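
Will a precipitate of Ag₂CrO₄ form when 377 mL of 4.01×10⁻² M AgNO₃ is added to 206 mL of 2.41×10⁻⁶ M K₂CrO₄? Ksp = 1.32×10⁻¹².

Yes

After mixing, V = 377 mL + 206 mL = 583 mL.
[Ag⁺] = (4.01×10⁻²)(377)/583 = 2.59×10⁻² M
[CrO₄²⁻] = (2.41×10⁻⁶)(206)/583 = 8.52×10⁻⁷ M
Q = [Ag⁺]^2[CrO₄²⁻] = 5.73×10⁻¹⁰
Q = 5.73×10⁻¹⁰ > Ksp = 1.32×10⁻¹², so the solution is supersaturated and Ag₂CrO₄ precipitates.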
————————
--- YOUR OBJECTIVE ---
Please retype all of the lines above exactly as they stand.

--- EXPECTED OUTPUT ---
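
Will a precipitate of Ag₂CrO₄ form when 377 mL of 4.01×10⁻² M AgNO₃ is added to 206 mL of 2.41×10⁻⁶ M K₂CrO₄? Ksp = 1.32×10⁻¹².

Yes

After mixing, V = 377 mL + 206 mL = 583 mL.
[Ag⁺] = (4.01×10⁻²)(377)/583 = 2.59×10⁻² M
[CrO₄²⁻] = (2.41×10⁻⁶)(206)/583 = 8.52×10⁻⁷ M
Q = [Ag⁺]^2[CrO₄²⁻] = 5.73×10⁻¹⁰
Q = 5.73×10⁻¹⁰ > Ksp = 1.32×10⁻¹², so the solution is supersaturated and Ag₂CrO₄ precipitates.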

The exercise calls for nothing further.